'''

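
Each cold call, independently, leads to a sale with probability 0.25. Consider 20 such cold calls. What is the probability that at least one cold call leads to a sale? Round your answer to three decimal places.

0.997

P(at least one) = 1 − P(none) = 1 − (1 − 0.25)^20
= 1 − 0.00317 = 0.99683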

'''
'''

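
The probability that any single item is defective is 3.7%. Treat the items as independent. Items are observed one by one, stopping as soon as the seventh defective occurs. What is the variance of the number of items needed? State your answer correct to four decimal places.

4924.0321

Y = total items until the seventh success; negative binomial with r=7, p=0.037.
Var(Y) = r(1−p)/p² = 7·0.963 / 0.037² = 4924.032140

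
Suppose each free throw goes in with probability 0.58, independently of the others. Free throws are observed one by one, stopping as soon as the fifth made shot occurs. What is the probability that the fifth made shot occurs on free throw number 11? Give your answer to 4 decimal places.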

'''

Exercise directions: Above are the lines; repeat exactly the ones from the line containing "The probability that any" down to the line containing "Suppose each free", both inclusive.

Response area:
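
The probability that any single item is defective is 3.7%. Treat the items as independent. Items are observed one by one, stopping as soon as the seventh defective occurs. What is the variance of the number of items needed? State your answer correct to four decimal places.

4924.0321

Y = total items until the seventh success; negative binomial with r=7, p=0.037.
Var(Y) = r(1−p)/p² = 7·0.963 / 0.037² = 4924.032140

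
Suppose each free throw goes in with probability 0.58, independently of the others. Free throws are observed one by one, stopping as soon as the fifth made shot occurs. What is the probability that the fifth made shot occurs on free throw number 11? Give your answer to 4 decimal places.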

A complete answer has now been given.